• _Raw data_
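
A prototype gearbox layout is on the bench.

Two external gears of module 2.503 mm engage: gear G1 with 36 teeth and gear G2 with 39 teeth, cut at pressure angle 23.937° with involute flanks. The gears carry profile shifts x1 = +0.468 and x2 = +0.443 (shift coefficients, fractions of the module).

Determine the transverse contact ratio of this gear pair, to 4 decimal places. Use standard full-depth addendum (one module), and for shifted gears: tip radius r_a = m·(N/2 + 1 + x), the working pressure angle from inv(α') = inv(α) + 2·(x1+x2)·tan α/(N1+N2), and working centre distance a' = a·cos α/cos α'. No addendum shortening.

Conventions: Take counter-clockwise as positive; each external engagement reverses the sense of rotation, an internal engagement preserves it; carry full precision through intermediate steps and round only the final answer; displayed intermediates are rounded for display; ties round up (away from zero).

1.4533

single-mesh involute tooth geometry (36T engaging 39T at module 2.503)
base radii: r_b1 = 41.179002, r_b2 = 44.610585
tip radii: r_a1 = 48.728404, r_a2 = 52.420329
inv(α') = inv(23.937°) + 2·(+0.468+0.443)·tan α/(36+39) = 0.03691644  ⇒  α' = 26.69360°
a' = a·cos α / cos α' = 93.8625·cos 23.937°/cos 26.69360° = 96.023634
action lengths: √(r_a1²−r_b1²) = 26.052777, √(r_a2²−r_b2²) = 27.527924
base pitch p_b = π·m·cos α = 7.187092
CR = (26.052777 + 27.527924 − 96.023634·sin 26.69360°)/7.187092 = 1.453306
contact ratio ≈ 1.4533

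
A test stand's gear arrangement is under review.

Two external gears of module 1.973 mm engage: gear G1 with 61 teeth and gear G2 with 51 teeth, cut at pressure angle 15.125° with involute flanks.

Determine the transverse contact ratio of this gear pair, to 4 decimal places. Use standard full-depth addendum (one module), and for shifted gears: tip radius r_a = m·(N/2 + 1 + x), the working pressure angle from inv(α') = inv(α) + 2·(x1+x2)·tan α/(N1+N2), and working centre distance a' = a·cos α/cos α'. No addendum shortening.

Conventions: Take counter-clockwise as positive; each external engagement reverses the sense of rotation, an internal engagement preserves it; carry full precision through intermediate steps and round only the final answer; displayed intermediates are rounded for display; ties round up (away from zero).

2.1087

single-mesh involute tooth geometry (61T engaging 51T at module 1.973)
base radii: r_b1 = 58.091918, r_b2 = 48.568653
tip radii: r_a1 = 62.149500, r_a2 = 52.284500
no profile shift: α' = α, a' = a
action lengths: √(r_a1²−r_b1²) = 22.088218, √(r_a2²−r_b2²) = 19.358587
base pitch p_b = π·m·cos α = 5.983644
CR = (22.088218 + 19.358587 − 110.488000·sin 15.12500°)/5.983644 = 2.108688
contact ratio ≈ 2.1087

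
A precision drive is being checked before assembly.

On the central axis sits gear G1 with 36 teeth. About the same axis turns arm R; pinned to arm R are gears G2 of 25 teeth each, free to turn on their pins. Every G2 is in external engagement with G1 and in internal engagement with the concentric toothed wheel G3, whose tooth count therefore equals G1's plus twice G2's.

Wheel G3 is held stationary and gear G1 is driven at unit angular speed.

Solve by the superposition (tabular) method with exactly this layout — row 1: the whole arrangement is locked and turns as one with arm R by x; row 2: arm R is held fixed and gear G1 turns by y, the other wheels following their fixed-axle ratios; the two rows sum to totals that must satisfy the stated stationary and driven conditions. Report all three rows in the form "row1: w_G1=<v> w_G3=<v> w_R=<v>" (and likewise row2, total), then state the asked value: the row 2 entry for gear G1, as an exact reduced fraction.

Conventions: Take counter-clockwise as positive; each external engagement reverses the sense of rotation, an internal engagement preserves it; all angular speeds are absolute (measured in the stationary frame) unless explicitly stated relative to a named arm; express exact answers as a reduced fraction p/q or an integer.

class = planetary set [G3 = 36+2·25 = 86; Willis about the carrier]
row 1: whole set turns with the arm by x
row 2 — arm fixed, fixed-axis ratios: sun y, ring −(36/86)·y, arm 0
boundary: total ω_ring = x − (36/86)·y = 0 and total ω_sun = x + y = 1  ⇒  y = 43/61, x = 18/61
row 2 ring = −(36/86)·43/61 = -18/61
totals (row 1 + row 2): sun 18/61 + 43/61 = 1, ring 18/61 + (-18/61) = 0, arm 18/61 + 0 = 18/61
asked cell (row2, sun) = 43/61

row1: w_G1=18/61 w_G3=18/61 w_R=18/61
row2: w_G1=43/61 w_G3=-18/61 w_R=0
total: w_G1=1 w_G3=0 w_R=18/61
asked value: 43/61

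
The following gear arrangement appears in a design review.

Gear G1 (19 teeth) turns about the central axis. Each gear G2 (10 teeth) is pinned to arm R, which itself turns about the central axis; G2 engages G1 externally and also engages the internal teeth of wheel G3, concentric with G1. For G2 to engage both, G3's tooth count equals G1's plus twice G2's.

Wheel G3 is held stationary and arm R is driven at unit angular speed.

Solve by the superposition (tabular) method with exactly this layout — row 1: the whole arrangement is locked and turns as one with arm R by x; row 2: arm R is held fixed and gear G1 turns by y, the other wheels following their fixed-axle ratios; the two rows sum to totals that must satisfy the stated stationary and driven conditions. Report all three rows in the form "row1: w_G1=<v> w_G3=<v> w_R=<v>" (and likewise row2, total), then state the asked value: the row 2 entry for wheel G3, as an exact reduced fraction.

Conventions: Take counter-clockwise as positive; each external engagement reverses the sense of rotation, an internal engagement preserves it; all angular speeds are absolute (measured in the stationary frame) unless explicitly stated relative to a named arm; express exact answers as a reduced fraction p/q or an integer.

recognized (axles ride arm R): planetary set, 19/10/39 teeth
row 1 (train locked, turned with arm): all members turn x
row 2 — arm fixed, fixed-axis ratios: sun y, ring −(19/39)·y, arm 0
boundary: total ω_ring = x − (19/39)·y = 0 and total ω_arm = x = 1  ⇒  y = 39/19, x = 1
row 2 ring = −(19/39)·39/19 = -1
totals (row 1 + row 2): sun 1 + 39/19 = 58/19, ring 1 + (-1) = 0, arm 1 + 0 = 1
asked cell (row2, ring) = -1

row1: w_G1=1 w_G3=1 w_R=1
row2: w_G1=39/19 w_G3=-1 w_R=0
total: w_G1=58/19 w_G3=0 w_R=1
asked value: -1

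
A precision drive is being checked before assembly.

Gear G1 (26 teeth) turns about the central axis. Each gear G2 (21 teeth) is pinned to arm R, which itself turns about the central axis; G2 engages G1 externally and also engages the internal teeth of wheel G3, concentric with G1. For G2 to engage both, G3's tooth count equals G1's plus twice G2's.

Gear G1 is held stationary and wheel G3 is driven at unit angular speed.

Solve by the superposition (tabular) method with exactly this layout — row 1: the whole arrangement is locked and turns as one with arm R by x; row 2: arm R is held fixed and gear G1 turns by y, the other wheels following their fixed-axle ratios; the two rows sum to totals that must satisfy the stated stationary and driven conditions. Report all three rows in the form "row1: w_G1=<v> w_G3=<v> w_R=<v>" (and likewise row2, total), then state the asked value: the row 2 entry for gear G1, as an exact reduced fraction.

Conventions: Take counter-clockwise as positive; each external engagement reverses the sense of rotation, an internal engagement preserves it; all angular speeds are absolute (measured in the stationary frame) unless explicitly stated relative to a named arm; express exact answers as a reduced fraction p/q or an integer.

row1: w_G1=34/47 w_G3=34/47 w_R=34/47
row2: w_G1=-34/47 w_G3=13/47 w_R=0
total: w_G1=0 w_G3=1 w_R=34/47
asked value: -34/47

planetary set (26T centre, 21T on arm, 68T internal) — Willis relation
row 1 — lock + rotate with arm: ω_sun = ω_ring = ω_arm = x
row 2 — arm fixed, fixed-axis ratios: sun y, ring −(26/68)·y, arm 0
boundary: total ω_sun = x + y = 0 and total ω_ring = x − (26/68)·y = 1  ⇒  y = -34/47, x = 34/47
row 2 ring = −(26/68)·(-34/47) = 13/47
totals (row 1 + row 2): sun 34/47 + (-34/47) = 0, ring 34/47 + 13/47 = 1, arm 34/47 + 0 = 34/47
asked cell (row2, sun) = -34/47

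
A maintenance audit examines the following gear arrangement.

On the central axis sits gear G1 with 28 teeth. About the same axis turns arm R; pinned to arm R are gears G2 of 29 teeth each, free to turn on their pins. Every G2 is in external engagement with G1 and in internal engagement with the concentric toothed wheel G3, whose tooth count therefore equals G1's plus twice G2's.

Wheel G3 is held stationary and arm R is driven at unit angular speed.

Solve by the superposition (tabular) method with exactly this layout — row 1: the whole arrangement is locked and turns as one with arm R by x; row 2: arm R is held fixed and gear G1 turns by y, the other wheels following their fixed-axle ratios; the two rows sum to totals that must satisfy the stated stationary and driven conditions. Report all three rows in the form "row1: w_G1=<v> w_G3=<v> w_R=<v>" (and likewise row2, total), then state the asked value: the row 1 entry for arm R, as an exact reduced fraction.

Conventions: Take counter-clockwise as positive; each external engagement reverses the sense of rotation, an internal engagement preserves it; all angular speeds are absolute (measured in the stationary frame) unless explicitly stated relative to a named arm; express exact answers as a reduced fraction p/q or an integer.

class = planetary set [G3 = 28+2·29 = 86; Willis about the carrier]
row 1 — lock + rotate with arm: ω_sun = ω_ring = ω_arm = x
row 2 — arm fixed, fixed-axis ratios: sun y, ring −(28/86)·y, arm 0
boundary: total ω_ring = x − (28/86)·y = 0 and total ω_arm = x = 1  ⇒  y = 43/14, x = 1
row 2 ring = −(28/86)·43/14 = -1
totals (row 1 + row 2): sun 1 + 43/14 = 57/14, ring 1 + (-1) = 0, arm 1 + 0 = 1
asked cell (row1, arm) = 1

row1: w_G1=1 w_G3=1 w_R=1
row2: w_G1=43/14 w_G3=-1 w_R=0
total: w_G1=57/14 w_G3=0 w_R=1
asked value: 1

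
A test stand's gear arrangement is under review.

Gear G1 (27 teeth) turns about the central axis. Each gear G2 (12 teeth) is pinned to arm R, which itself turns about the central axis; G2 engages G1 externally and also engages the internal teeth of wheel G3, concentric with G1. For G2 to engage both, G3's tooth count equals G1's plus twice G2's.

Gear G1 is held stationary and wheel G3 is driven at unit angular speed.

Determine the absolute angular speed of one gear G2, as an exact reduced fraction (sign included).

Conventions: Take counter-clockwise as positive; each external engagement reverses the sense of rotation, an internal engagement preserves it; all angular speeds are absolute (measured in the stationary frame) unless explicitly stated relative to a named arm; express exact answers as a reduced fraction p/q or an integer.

topology: planetary set — G1 27T / G2 12T / G3 51T, arm = carrier (Willis)
ring teeth: 27 + 2·12 = 51
27(ω_sun−ω_arm) = −51(ω_ring−ω_arm),  ω_sun = 0, ω_ring = 1
27(0−ω_arm) = −51(1−ω_arm)  ⇒  78·ω_arm = 51  ⇒  ω_arm = 17/26
sun–planet mesh: 27·(0−17/26) = −12·(ω_p−ω_arm)  ⇒  ω_p−ω_arm = 153/104
ω_p = 17/26 + 153/104 = 17/8
exact speed ratio = 17/8

17/8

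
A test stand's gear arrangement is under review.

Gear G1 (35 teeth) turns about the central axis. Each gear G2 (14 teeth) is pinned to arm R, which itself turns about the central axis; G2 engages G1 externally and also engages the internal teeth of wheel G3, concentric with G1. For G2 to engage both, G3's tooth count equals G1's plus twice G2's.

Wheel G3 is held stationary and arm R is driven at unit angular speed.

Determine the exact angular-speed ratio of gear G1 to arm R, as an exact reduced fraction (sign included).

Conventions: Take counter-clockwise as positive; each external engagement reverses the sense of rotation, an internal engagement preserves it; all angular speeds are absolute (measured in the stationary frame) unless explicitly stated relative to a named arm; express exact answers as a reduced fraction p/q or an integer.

14/5

topology: planetary set — G1 35T / G2 14T / G3 63T, arm = carrier (Willis)
ring teeth: 35 + 2·14 = 63
35(ω_sun−ω_arm) = −63(ω_ring−ω_arm),  ω_ring = 0, ω_arm = 1
ω_sun = 1 − (63/35)(0−1) = 14/5
ω_out/ω_in = 14/5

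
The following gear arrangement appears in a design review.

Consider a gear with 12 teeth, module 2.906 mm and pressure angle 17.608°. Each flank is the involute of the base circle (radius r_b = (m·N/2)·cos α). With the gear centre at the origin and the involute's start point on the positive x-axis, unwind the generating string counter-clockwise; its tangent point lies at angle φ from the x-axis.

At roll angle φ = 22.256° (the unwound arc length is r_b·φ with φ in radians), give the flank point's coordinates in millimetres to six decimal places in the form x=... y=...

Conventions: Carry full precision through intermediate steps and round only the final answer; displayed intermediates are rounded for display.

single-mesh involute tooth geometry (12T wheel at module 2.906)
pitch radius r_p = m·N/2 = 2.906·12/2 = 17.436000
base radius r_b = r_p·cos α = 17.436000·cos 17.608° = 16.619096
roll angle φ = 22.256° = 0.38844048 rad
x = r_b·(cos φ + φ·sin φ) = 17.825991
y = r_b·(sin φ − φ·cos φ) = 0.319810

x=17.825991 y=0.319810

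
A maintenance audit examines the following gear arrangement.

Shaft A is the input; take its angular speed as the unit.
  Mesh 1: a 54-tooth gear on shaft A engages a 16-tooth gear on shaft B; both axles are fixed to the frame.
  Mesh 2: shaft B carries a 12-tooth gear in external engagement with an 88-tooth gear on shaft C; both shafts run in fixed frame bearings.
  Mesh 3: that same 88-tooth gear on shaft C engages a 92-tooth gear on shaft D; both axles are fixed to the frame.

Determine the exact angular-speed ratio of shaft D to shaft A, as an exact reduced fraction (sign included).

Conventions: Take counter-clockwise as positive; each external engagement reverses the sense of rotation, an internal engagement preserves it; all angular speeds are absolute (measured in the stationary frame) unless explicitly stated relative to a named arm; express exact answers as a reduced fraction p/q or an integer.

-81/184

class = fixed-axis compound train [3 meshes; 3 ratios multiply, 3 sense flips]
mesh 1 [54T→16T]: running ratio 27/8, sense −
mesh 2 [12T→88T]: running ratio 81/176, sense +
mesh 3 [88T→92T]: running ratio 81/184, sense −
ω_out/ω_in = -81/184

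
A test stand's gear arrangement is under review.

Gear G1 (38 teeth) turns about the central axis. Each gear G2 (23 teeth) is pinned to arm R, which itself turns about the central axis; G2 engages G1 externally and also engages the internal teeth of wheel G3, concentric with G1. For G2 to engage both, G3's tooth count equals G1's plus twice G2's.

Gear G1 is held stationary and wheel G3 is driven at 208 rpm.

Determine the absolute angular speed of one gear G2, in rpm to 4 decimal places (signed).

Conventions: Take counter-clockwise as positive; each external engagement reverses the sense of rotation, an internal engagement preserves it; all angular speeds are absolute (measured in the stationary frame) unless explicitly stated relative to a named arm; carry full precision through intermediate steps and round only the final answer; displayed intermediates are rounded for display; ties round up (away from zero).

planetary set (38T centre, 23T on arm, 84T internal) — Willis relation
normalise by the input: solve with ω_ring = 1, then scale by 208 rpm
ring teeth: 38 + 2·23 = 84
38(ω_sun−ω_arm) = −84(ω_ring−ω_arm),  ω_sun = 0, ω_ring = 1
38(0−ω_arm) = −84(1−ω_arm)  ⇒  122·ω_arm = 84  ⇒  ω_arm = 42/61
sun–planet mesh: 38·(0−42/61) = −23·(ω_p−ω_arm)  ⇒  ω_p−ω_arm = 1596/1403
ω_p = 42/61 + 1596/1403 = 42/23
scale: ω_p = 42/23 × 208 rpm = +379.8261 rpm

+379.8261 rpm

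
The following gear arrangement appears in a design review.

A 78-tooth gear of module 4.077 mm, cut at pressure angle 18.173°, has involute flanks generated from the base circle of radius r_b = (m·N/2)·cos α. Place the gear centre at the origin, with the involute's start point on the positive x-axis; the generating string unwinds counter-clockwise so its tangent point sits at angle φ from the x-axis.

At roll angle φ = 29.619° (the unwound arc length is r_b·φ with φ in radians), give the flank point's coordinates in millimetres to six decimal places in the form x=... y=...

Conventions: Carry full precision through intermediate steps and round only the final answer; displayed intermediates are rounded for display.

single-mesh involute tooth geometry (78T wheel at module 4.077)
pitch radius r_p = m·N/2 = 4.077·78/2 = 159.003000
base radius r_b = r_p·cos α = 159.003000·cos 18.173° = 151.071792
roll angle φ = 29.619° = 0.51694907 rad
x = r_b·(cos φ + φ·sin φ) = 169.929013
y = r_b·(sin φ − φ·cos φ) = 6.772590

x=169.929013 y=6.772590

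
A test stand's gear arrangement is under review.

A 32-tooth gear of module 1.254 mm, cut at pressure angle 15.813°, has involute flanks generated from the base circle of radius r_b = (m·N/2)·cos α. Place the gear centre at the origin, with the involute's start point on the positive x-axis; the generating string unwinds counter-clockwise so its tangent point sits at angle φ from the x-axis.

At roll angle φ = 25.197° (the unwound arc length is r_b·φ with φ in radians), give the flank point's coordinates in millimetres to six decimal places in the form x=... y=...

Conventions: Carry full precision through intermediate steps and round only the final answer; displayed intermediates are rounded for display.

x=21.082158 y=0.536782

recognized (one wheel, involute flank): single-mesh tooth geometry, m = 1.254, N = 32
pitch radius r_p = m·N/2 = 1.254·32/2 = 20.064000
base radius r_b = r_p·cos α = 20.064000·cos 15.813° = 19.304702
roll angle φ = 25.197° = 0.43977061 rad
x = r_b·(cos φ + φ·sin φ) = 21.082158
y = r_b·(sin φ − φ·cos φ) = 0.536782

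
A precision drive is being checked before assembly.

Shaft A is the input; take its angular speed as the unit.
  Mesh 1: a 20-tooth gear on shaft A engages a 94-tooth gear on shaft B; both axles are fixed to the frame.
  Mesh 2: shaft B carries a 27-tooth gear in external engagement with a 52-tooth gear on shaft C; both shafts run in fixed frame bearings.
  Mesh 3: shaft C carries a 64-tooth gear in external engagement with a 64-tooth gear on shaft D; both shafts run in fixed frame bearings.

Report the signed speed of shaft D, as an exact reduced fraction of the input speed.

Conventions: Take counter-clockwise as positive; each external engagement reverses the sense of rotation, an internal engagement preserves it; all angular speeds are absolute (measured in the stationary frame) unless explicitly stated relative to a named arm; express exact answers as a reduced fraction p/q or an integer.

3-mesh fixed-axis compound train (all bearings frame-fixed)
mesh 1 [20T→94T]: |ω|/ω_in = 1×20/94 = 10/47, sense flips to −
mesh 2 [27T→52T]: |ω|/ω_in = (10/47)×27/52 = 135/1222, sense flips to +
mesh 3 [64T→64T]: |ω|/ω_in = (135/1222)×64/64 = 135/1222, sense flips to −
signed output speed (× input speed) = -135/1222

-135/1222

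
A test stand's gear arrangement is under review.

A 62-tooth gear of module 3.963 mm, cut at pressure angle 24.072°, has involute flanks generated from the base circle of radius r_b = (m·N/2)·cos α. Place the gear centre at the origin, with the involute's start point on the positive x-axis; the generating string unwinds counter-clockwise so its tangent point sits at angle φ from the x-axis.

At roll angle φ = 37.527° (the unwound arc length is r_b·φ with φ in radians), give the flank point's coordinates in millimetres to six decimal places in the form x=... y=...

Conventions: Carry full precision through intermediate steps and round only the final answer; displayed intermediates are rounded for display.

x=133.708884 y=10.061638

recognized (one wheel, involute flank): single-mesh tooth geometry, m = 3.963, N = 62
pitch radius r_p = m·N/2 = 3.963·62/2 = 122.853000
base radius r_b = r_p·cos α = 122.853000·cos 24.072° = 112.168919
roll angle φ = 37.527° = 0.65496971 rad
x = r_b·(cos φ + φ·sin φ) = 133.708884
y = r_b·(sin φ − φ·cos φ) = 10.061638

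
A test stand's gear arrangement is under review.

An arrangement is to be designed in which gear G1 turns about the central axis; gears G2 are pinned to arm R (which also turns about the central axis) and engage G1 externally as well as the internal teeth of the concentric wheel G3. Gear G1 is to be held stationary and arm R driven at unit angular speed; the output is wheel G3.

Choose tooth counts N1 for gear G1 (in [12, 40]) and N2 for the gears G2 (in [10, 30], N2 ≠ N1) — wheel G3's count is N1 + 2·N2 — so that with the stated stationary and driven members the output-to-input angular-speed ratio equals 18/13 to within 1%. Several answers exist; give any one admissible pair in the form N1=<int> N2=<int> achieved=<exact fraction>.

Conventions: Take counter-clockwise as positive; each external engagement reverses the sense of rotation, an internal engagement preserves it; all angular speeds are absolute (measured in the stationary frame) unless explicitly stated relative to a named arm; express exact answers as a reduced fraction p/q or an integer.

topology: planetary set — design target 18/13, arm = carrier (Willis)
Willis with ω_sun = 0: ω_ring/ω_arm = (N1+N3)/N3; set equal to 18/13  ⇒  N3/N1 = 1/(18/13 − 1) = 13/5
N3 = N1 + 2·N2  ⇒  N2/N1 = (N3/N1 − 1)/2 = (13/5 − 1)/2 = 4/5
smallest multiple with N1 ≥ 12 and N2 ≥ 10: k = 3  ⇒  N1 = 3·5 = 15, N2 = 3·4 = 12 (N1 ≤ 40, N2 ≤ 30, N2 ≠ N1 ✓), N3 = 15 + 2·12 = 39
check: (N1+N3)/N3 with N1 = 15, N3 = 39 gives 18/13; |achieved − target| = 0 ≤ 9/650 ✓

N1=15 N2=12 achieved=18/13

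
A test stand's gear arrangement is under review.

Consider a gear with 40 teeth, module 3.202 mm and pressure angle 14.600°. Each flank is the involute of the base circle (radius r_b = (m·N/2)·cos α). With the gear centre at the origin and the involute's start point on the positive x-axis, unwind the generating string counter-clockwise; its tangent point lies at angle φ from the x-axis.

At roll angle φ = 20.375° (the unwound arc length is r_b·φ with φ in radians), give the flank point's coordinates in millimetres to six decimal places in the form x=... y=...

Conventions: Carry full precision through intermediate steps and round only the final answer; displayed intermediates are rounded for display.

x=65.767548 y=0.917271

topology: single-mesh involute geometry — m = 3.202, N = 40
pitch radius r_p = m·N/2 = 3.202·40/2 = 64.040000
base radius r_b = r_p·cos α = 64.040000·cos 14.600° = 61.972095
roll angle φ = 20.375° = 0.35561084 rad
x = r_b·(cos φ + φ·sin φ) = 65.767548
y = r_b·(sin φ − φ·cos φ) = 0.917271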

• _Exercise details_
Set down exactly the lines from the opening line of the material through the line in which "Two external gears of module 2.503" occurs, both included, and no other lines.

• _Expected answer_
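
A prototype gearbox layout is on the bench.

Two external gears of module 2.503 mm engage: gear G1 with 36 teeth and gear G2 with 39 teeth, cut at pressure angle 23.937° with involute flanks. The gears carry profile shifts x1 = +0.468 and x2 = +0.443 (shift coefficients, fractions of the module).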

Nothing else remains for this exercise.